* **Task details**:
The response must consist of the records below, copied exactly.
+ + + + +
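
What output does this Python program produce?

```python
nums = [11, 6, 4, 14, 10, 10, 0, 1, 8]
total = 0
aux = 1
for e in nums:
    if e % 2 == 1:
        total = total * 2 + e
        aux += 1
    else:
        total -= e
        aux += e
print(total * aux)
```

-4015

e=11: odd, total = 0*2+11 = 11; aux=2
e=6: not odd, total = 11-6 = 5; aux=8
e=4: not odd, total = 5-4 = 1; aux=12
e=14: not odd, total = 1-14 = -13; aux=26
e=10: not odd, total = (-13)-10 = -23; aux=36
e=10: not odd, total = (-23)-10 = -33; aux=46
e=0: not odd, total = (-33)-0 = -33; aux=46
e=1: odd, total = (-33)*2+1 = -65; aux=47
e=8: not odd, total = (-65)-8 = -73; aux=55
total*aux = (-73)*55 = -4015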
+ + + + +
* **Response to the exercise**:
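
What output does this Python program produce?

```python
nums = [11, 6, 4, 14, 10, 10, 0, 1, 8]
total = 0
aux = 1
for e in nums:
    if e % 2 == 1:
        total = total * 2 + e
        aux += 1
    else:
        total -= e
        aux += e
print(total * aux)
```

-4015

e=11: odd, total = 0*2+11 = 11; aux=2
e=6: not odd, total = 11-6 = 5; aux=8
e=4: not odd, total = 5-4 = 1; aux=12
e=14: not odd, total = 1-14 = -13; aux=26
e=10: not odd, total = (-13)-10 = -23; aux=36
e=10: not odd, total = (-23)-10 = -33; aux=46
e=0: not odd, total = (-33)-0 = -33; aux=46
e=1: odd, total = (-33)*2+1 = -65; aux=47
e=8: not odd, total = (-65)-8 = -73; aux=55
total*aux = (-73)*55 = -4015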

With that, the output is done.